Work instruction:
Every record below should appear in your answer, copied exactly.
-*-
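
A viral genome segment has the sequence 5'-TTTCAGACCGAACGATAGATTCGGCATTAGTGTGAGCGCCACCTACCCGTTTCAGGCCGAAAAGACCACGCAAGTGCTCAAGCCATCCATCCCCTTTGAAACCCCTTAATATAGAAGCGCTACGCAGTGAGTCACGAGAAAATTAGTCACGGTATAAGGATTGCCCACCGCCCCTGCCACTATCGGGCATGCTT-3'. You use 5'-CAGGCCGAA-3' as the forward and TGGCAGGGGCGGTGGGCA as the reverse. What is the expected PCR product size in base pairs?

127 bp

Forward primer CAGGCCGAA is found on the top strand at positions 53–61.
Reverse complement of the reverse primer: TGCCCACCGCCCCTGCCA. This occurs on the top strand at positions 162–179.
Amplicon spans positions 53–179: 127 bp.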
-*-
Answer section:
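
A viral genome segment has the sequence 5'-TTTCAGACCGAACGATAGATTCGGCATTAGTGTGAGCGCCACCTACCCGTTTCAGGCCGAAAAGACCACGCAAGTGCTCAAGCCATCCATCCCCTTTGAAACCCCTTAATATAGAAGCGCTACGCAGTGAGTCACGAGAAAATTAGTCACGGTATAAGGATTGCCCACCGCCCCTGCCACTATCGGGCATGCTT-3'. You use 5'-CAGGCCGAA-3' as the forward and TGGCAGGGGCGGTGGGCA as the reverse. What is the expected PCR product size in base pairs?

127 bp

Forward primer CAGGCCGAA is found on the top strand at positions 53–61.
Reverse complement of the reverse primer: TGCCCACCGCCCCTGCCA. This occurs on the top strand at positions 162–179.
Amplicon spans positions 53–179: 127 bp.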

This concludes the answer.